### REQUIRED ACTION
Lines with the string "does" must each be copied from the listing.
*** Opening of RECORDS FOR THE TASK ***
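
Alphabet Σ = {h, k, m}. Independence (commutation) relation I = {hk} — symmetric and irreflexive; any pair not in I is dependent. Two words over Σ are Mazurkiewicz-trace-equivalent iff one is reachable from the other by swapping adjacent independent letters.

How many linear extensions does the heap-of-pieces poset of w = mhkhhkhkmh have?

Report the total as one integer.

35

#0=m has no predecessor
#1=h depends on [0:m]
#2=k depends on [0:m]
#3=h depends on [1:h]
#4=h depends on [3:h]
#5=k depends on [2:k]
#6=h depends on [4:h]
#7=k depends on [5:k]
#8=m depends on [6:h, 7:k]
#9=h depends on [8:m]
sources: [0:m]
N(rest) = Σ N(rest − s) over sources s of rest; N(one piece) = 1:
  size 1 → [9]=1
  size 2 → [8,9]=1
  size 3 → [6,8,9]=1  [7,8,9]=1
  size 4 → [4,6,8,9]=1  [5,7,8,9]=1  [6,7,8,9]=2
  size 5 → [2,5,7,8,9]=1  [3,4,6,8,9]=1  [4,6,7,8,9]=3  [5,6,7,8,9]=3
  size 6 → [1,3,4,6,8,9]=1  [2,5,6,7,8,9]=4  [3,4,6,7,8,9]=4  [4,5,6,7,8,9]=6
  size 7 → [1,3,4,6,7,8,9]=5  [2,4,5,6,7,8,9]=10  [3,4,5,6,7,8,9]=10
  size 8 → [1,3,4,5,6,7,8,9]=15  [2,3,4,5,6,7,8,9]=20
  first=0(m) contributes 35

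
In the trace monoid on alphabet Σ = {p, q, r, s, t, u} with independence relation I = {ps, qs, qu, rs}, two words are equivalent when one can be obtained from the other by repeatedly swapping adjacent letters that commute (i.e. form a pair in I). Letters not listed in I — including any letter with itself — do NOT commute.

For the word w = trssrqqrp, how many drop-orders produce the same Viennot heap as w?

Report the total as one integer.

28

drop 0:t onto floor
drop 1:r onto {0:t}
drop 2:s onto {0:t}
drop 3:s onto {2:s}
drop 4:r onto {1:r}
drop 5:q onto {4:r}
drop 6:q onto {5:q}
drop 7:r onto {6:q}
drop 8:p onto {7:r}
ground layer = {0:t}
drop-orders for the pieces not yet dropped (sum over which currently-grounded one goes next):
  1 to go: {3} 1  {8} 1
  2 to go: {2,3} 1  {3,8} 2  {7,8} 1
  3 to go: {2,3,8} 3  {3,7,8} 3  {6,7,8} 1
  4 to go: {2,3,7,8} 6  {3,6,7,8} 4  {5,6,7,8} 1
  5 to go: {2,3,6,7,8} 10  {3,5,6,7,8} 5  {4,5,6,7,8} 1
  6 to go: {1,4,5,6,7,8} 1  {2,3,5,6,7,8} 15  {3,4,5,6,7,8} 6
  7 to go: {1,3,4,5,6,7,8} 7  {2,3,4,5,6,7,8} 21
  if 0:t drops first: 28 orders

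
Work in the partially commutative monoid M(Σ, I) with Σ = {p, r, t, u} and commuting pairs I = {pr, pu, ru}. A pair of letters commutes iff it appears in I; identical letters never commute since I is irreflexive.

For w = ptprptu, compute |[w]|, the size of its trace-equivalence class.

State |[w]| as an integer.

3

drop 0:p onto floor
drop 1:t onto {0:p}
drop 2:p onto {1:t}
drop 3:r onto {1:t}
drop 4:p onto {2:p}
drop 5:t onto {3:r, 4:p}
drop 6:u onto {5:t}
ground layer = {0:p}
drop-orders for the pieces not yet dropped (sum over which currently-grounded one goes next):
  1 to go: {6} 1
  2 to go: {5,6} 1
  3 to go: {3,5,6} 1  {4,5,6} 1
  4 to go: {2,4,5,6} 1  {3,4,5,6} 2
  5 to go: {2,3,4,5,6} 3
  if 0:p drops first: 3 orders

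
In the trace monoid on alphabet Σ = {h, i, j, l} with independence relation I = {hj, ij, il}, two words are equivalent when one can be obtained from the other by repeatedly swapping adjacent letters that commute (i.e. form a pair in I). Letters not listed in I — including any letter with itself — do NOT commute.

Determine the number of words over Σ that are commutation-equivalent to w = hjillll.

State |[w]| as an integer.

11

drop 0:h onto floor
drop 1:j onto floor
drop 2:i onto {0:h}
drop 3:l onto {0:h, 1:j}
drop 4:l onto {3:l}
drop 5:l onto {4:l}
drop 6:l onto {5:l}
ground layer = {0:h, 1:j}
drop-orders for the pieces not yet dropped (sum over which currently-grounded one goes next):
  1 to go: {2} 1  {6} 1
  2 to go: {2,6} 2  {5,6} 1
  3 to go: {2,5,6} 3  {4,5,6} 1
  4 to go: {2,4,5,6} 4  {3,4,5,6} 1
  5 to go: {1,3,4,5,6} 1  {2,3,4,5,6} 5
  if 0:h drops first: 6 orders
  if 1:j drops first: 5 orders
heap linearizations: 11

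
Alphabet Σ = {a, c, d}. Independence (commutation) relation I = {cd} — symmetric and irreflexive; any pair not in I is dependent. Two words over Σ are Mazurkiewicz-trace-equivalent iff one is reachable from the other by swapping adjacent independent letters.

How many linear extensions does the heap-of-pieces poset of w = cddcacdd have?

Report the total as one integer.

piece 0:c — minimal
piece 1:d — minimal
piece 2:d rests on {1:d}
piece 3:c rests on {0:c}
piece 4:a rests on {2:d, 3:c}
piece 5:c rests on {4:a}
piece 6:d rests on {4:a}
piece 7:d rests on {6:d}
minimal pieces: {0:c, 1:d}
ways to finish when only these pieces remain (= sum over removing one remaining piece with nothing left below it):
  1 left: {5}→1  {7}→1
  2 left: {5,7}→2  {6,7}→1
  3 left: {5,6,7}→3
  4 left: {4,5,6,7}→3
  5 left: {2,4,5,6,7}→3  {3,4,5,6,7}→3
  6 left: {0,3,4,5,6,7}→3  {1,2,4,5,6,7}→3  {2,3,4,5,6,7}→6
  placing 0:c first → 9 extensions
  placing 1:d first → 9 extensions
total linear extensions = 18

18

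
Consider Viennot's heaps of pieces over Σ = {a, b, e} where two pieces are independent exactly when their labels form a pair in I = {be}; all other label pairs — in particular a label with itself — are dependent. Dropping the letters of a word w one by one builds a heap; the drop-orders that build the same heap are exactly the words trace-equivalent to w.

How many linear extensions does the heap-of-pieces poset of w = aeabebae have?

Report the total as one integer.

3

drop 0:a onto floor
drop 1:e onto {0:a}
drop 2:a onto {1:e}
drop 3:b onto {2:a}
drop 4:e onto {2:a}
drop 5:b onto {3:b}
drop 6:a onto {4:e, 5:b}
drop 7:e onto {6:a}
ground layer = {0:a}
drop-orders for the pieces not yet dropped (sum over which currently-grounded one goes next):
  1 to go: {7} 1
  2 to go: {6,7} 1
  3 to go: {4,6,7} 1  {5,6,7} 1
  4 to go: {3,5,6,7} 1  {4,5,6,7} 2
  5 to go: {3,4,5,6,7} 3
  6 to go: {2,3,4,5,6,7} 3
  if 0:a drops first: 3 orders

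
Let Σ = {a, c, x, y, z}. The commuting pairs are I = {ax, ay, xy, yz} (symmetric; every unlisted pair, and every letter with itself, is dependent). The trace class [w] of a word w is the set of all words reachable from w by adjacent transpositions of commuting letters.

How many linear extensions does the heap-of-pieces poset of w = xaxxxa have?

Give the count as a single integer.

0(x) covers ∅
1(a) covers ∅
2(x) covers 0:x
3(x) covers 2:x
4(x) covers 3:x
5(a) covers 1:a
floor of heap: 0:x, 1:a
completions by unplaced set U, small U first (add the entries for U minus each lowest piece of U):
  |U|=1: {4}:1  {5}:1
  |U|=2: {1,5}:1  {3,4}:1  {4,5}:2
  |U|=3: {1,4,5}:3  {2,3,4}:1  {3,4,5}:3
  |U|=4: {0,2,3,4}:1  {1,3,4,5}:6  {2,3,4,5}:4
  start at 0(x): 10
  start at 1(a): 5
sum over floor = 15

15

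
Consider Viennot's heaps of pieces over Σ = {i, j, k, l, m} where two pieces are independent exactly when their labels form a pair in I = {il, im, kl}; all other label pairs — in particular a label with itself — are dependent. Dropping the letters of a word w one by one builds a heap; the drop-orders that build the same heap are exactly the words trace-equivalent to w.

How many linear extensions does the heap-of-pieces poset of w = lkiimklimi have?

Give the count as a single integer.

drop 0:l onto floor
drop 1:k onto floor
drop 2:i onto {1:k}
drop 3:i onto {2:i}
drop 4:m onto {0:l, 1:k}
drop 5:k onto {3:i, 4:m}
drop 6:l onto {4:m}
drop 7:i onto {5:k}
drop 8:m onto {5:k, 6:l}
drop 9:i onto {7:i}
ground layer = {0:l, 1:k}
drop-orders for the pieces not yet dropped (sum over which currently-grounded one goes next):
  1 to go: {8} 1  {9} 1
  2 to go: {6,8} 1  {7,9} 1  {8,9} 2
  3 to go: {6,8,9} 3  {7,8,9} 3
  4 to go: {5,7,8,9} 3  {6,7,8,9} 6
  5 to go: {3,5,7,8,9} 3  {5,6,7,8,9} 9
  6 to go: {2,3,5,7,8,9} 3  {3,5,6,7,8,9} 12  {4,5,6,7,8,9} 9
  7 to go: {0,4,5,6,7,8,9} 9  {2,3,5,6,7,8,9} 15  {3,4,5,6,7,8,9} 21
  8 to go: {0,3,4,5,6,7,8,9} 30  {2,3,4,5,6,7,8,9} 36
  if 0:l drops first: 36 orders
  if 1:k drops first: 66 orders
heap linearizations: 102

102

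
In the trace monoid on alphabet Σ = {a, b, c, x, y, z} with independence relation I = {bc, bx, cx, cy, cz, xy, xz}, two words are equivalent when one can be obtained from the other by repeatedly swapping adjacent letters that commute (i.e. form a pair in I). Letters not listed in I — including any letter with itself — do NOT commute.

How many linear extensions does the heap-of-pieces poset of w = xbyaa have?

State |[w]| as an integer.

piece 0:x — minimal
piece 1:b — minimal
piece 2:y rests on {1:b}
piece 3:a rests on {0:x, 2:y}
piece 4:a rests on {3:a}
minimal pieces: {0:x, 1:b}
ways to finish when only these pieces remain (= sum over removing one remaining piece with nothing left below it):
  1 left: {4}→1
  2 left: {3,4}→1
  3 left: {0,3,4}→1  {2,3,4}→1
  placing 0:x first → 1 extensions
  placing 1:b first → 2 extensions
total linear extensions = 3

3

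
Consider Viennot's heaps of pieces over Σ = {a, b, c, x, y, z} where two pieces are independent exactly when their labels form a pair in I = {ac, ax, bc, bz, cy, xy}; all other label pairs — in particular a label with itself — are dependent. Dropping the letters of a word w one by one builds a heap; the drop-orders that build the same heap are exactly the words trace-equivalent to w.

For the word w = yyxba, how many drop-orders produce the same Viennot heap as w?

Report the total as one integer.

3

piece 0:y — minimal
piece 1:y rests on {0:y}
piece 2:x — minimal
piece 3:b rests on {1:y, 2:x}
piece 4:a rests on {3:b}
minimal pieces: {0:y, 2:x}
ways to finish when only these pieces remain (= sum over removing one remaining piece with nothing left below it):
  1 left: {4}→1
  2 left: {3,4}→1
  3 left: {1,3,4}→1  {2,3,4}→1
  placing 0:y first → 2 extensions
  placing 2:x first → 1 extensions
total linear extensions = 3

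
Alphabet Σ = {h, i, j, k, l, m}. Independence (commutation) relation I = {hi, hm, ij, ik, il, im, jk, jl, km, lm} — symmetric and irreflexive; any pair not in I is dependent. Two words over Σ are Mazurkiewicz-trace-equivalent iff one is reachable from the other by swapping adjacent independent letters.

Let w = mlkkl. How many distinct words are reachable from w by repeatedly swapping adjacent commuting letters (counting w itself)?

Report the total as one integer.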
*** Close of RECORDS FOR THE TASK ***
### SOLUTION
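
How many linear extensions does the heap-of-pieces poset of w = mhkhhkhkmh have?
How many linear extensions does the heap-of-pieces poset of w = cddcacdd have?
How many linear extensions does the heap-of-pieces poset of w = aeabebae have?
How many linear extensions does the heap-of-pieces poset of w = xaxxxa have?
How many linear extensions does the heap-of-pieces poset of w = lkiimklimi have?
How many linear extensions does the heap-of-pieces poset of w = xbyaa have?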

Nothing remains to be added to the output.